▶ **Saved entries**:
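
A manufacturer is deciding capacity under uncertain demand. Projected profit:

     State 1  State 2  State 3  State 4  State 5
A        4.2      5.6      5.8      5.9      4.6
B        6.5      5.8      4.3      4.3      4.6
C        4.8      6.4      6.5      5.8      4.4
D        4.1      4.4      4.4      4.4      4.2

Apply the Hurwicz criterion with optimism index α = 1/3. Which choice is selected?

C

A: 1/3·5.9 + 2/3·4.2 = 143/30
B: 1/3·6.5 + 2/3·4.3 = 151/30
C: 1/3·6.5 + 2/3·4.4 = 5.1
D: 1/3·4.4 + 2/3·4.1 = 4.2
Highest Hurwicz score = 5.1 → C.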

▶ **INSTRUCTIONS FOR THE TASK**: Write the entries out again, exactly and completely.

▶ **PROBLEM SOLUTION**:
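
A manufacturer is deciding capacity under uncertain demand. Projected profit:

     State 1  State 2  State 3  State 4  State 5
A        4.2      5.6      5.8      5.9      4.6
B        6.5      5.8      4.3      4.3      4.6
C        4.8      6.4      6.5      5.8      4.4
D        4.1      4.4      4.4      4.4      4.2

Apply the Hurwicz criterion with optimism index α = 1/3. Which choice is selected?

C

A: 1/3·5.9 + 2/3·4.2 = 143/30
B: 1/3·6.5 + 2/3·4.3 = 151/30
C: 1/3·6.5 + 2/3·4.4 = 5.1
D: 1/3·4.4 + 2/3·4.1 = 4.2
Highest Hurwicz score = 5.1 → C.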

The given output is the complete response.